▶ _Your task_
Transcription of the full listing is required, character for character.

▶ _Dataset extract_

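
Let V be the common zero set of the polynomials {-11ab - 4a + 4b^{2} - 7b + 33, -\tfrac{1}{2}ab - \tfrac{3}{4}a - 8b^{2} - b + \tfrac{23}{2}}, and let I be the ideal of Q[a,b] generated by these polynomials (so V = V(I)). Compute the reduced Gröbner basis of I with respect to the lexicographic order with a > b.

G = {a + \tfrac{72}{5}b^{2} + \tfrac{6}{5}b - \tfrac{88}{5}, b^{3} + \tfrac{17}{36}b^{2} - \tfrac{89}{72}b - \tfrac{17}{72}}

f_1 = -11ab - 4a + 4b^{2} - 7b + 33, LT = ab.
f_2 = -\tfrac{1}{2}ab - \tfrac{3}{4}a - 8b^{2} - b + \tfrac{23}{2}, LT = ab.

S(f_1,f_2): lcm = ab. S = -\tfrac{25}{22}a - \tfrac{180}{11}b^{2} - \tfrac{15}{11}b + 20.
  leading term a: no divisor's leading term divides it; move -\tfrac{25}{22}a to the remainder.
  leading term b^{2}: no divisor's leading term divides it; move -\tfrac{180}{11}b^{2} to the remainder.
  leading term b: no divisor's leading term divides it; move -\tfrac{15}{11}b to the remainder.
  leading term 1: no divisor's leading term divides it; move 20 to the remainder.
  remainder -\tfrac{25}{22}a - \tfrac{180}{11}b^{2} - \tfrac{15}{11}b + 20 ≠ 0; add g_3 = -\tfrac{25}{22}a - \tfrac{180}{11}b^{2} - \tfrac{15}{11}b + 20 to the basis.

S(f_1,g_3): lcm = ab. S = \tfrac{4}{11}a - \tfrac{72}{5}b^{3} - \tfrac{86}{55}b^{2} + \tfrac{1003}{55}b - 3.
  leading term a: subtract (-\tfrac{8}{25})·g_3 from \tfrac{4}{11}a - \tfrac{72}{5}b^{3} - \tfrac{86}{55}b^{2} + \tfrac{1003}{55}b - 3 → -\tfrac{72}{5}b^{3} - \tfrac{34}{5}b^{2} + \tfrac{89}{5}b + \tfrac{17}{5}
  leading term b^{3}: no divisor's leading term divides it; move -\tfrac{72}{5}b^{3} to the remainder.
  leading term b^{2}: no divisor's leading term divides it; move -\tfrac{34}{5}b^{2} to the remainder.
  leading term b: no divisor's leading term divides it; move \tfrac{89}{5}b to the remainder.
  leading term 1: no divisor's leading term divides it; move \tfrac{17}{5} to the remainder.
  remainder -\tfrac{72}{5}b^{3} - \tfrac{34}{5}b^{2} + \tfrac{89}{5}b + \tfrac{17}{5} ≠ 0; add g_4 = -\tfrac{72}{5}b^{3} - \tfrac{34}{5}b^{2} + \tfrac{89}{5}b + \tfrac{17}{5} to the basis.

The other S-polynomials (S(f_2,g_3), S(f_1,g_4), S(f_2,g_4), S(g_3,g_4)) all reduce to 0 modulo the current basis, so we have a Gröbner basis.
Inter-reduce: drop elements whose leading term is divisible by another's, tail-reduce, and make monic.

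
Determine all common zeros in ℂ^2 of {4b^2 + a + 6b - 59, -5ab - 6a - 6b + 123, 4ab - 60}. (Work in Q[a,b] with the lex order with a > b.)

{(5, 3)}

Compute a lex Gröbner basis by Buchberger's algorithm.
f_1 = a + 4b^2 + 6b - 59, LT = a.
f_2 = -5ab - 6a - 6b + 123, LT = ab.
f_3 = 4ab - 60, LT = ab.

S(f_1,f_2): lcm = ab. S = -6/5a + 4b^3 + 6b^2 - 301/5b + 123/5.
  reduce S modulo (f_1, f_2, f_3):
  remainder 4b^3 + 54/5b^2 - 53b - 231/5 ≠ 0; add h_4 = 4b^3 + 54/5b^2 - 53b - 231/5 to the basis.

S(f_1,f_3): lcm = ab. S = 4b^3 + 6b^2 - 59b + 15.
  reduce S modulo (f_1, f_2, f_3, h_4):
  remainder -24/5b^2 - 6b + 306/5 ≠ 0; add h_5 = -24/5b^2 - 6b + 306/5 to the basis.

S(f_3,h_4): lcm = ab^3. S = -27/10ab^2 + 53/4ab + 231/20a - 15b^2.
  reduce S modulo (f_1, f_2, f_3, h_4, h_5):
  remainder -6327/100b + 18981/100 ≠ 0; add h_6 = -6327/100b + 18981/100 to the basis.

The other S-polynomials (S(f_2,f_3), S(f_1,h_4), S(f_2,h_4), S(f_1,h_5), S(f_2,h_5), S(f_3,h_5), S(h_4,h_5), S(f_1,h_6), S(f_2,h_6), S(f_3,h_6), S(h_4,h_6), S(h_5,h_6)) all reduce to 0 modulo the current basis, so we have a Gröbner basis.
Inter-reduce: drop elements whose leading term is divisible by another's, tail-reduce, and make monic.
Reduced Gröbner basis: {a - 5, b - 3}.

A lex Gröbner basis eliminates variables successively. Here b - 3 depends only on b, with roots {3}; lifting each root through the earlier basis elements recovers the full solutions.
  b = 3: the earlier basis element becomes a - 5 = 0, giving a = 5 — point (5, 3).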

▶ _Task output_
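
Let V be the common zero set of the polynomials {-11ab - 4a + 4b^{2} - 7b + 33, -\tfrac{1}{2}ab - \tfrac{3}{4}a - 8b^{2} - b + \tfrac{23}{2}}, and let I be the ideal of Q[a,b] generated by these polynomials (so V = V(I)). Compute the reduced Gröbner basis of I with respect to the lexicographic order with a > b.

G = {a + \tfrac{72}{5}b^{2} + \tfrac{6}{5}b - \tfrac{88}{5}, b^{3} + \tfrac{17}{36}b^{2} - \tfrac{89}{72}b - \tfrac{17}{72}}

f_1 = -11ab - 4a + 4b^{2} - 7b + 33, LT = ab.
f_2 = -\tfrac{1}{2}ab - \tfrac{3}{4}a - 8b^{2} - b + \tfrac{23}{2}, LT = ab.

S(f_1,f_2): lcm = ab. S = -\tfrac{25}{22}a - \tfrac{180}{11}b^{2} - \tfrac{15}{11}b + 20.
  leading term a: no divisor's leading term divides it; move -\tfrac{25}{22}a to the remainder.
  leading term b^{2}: no divisor's leading term divides it; move -\tfrac{180}{11}b^{2} to the remainder.
  leading term b: no divisor's leading term divides it; move -\tfrac{15}{11}b to the remainder.
  leading term 1: no divisor's leading term divides it; move 20 to the remainder.
  remainder -\tfrac{25}{22}a - \tfrac{180}{11}b^{2} - \tfrac{15}{11}b + 20 ≠ 0; add g_3 = -\tfrac{25}{22}a - \tfrac{180}{11}b^{2} - \tfrac{15}{11}b + 20 to the basis.

S(f_1,g_3): lcm = ab. S = \tfrac{4}{11}a - \tfrac{72}{5}b^{3} - \tfrac{86}{55}b^{2} + \tfrac{1003}{55}b - 3.
  leading term a: subtract (-\tfrac{8}{25})·g_3 from \tfrac{4}{11}a - \tfrac{72}{5}b^{3} - \tfrac{86}{55}b^{2} + \tfrac{1003}{55}b - 3 → -\tfrac{72}{5}b^{3} - \tfrac{34}{5}b^{2} + \tfrac{89}{5}b + \tfrac{17}{5}
  leading term b^{3}: no divisor's leading term divides it; move -\tfrac{72}{5}b^{3} to the remainder.
  leading term b^{2}: no divisor's leading term divides it; move -\tfrac{34}{5}b^{2} to the remainder.
  leading term b: no divisor's leading term divides it; move \tfrac{89}{5}b to the remainder.
  leading term 1: no divisor's leading term divides it; move \tfrac{17}{5} to the remainder.
  remainder -\tfrac{72}{5}b^{3} - \tfrac{34}{5}b^{2} + \tfrac{89}{5}b + \tfrac{17}{5} ≠ 0; add g_4 = -\tfrac{72}{5}b^{3} - \tfrac{34}{5}b^{2} + \tfrac{89}{5}b + \tfrac{17}{5} to the basis.

The other S-polynomials (S(f_2,g_3), S(f_1,g_4), S(f_2,g_4), S(g_3,g_4)) all reduce to 0 modulo the current basis, so we have a Gröbner basis.
Inter-reduce: drop elements whose leading term is divisible by another's, tail-reduce, and make monic.

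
Determine all common zeros in ℂ^2 of {4b^2 + a + 6b - 59, -5ab - 6a - 6b + 123, 4ab - 60}. (Work in Q[a,b] with the lex order with a > b.)

{(5, 3)}

Compute a lex Gröbner basis by Buchberger's algorithm.
f_1 = a + 4b^2 + 6b - 59, LT = a.
f_2 = -5ab - 6a - 6b + 123, LT = ab.
f_3 = 4ab - 60, LT = ab.

S(f_1,f_2): lcm = ab. S = -6/5a + 4b^3 + 6b^2 - 301/5b + 123/5.
  reduce S modulo (f_1, f_2, f_3):
  remainder 4b^3 + 54/5b^2 - 53b - 231/5 ≠ 0; add h_4 = 4b^3 + 54/5b^2 - 53b - 231/5 to the basis.

S(f_1,f_3): lcm = ab. S = 4b^3 + 6b^2 - 59b + 15.
  reduce S modulo (f_1, f_2, f_3, h_4):
  remainder -24/5b^2 - 6b + 306/5 ≠ 0; add h_5 = -24/5b^2 - 6b + 306/5 to the basis.

S(f_3,h_4): lcm = ab^3. S = -27/10ab^2 + 53/4ab + 231/20a - 15b^2.
  reduce S modulo (f_1, f_2, f_3, h_4, h_5):
  remainder -6327/100b + 18981/100 ≠ 0; add h_6 = -6327/100b + 18981/100 to the basis.

The other S-polynomials (S(f_2,f_3), S(f_1,h_4), S(f_2,h_4), S(f_1,h_5), S(f_2,h_5), S(f_3,h_5), S(h_4,h_5), S(f_1,h_6), S(f_2,h_6), S(f_3,h_6), S(h_4,h_6), S(h_5,h_6)) all reduce to 0 modulo the current basis, so we have a Gröbner basis.
Inter-reduce: drop elements whose leading term is divisible by another's, tail-reduce, and make monic.
Reduced Gröbner basis: {a - 5, b - 3}.

A lex Gröbner basis eliminates variables successively. Here b - 3 depends only on b, with roots {3}; lifting each root through the earlier basis elements recovers the full solutions.
  b = 3: the earlier basis element becomes a - 5 = 0, giving a = 5 — point (5, 3).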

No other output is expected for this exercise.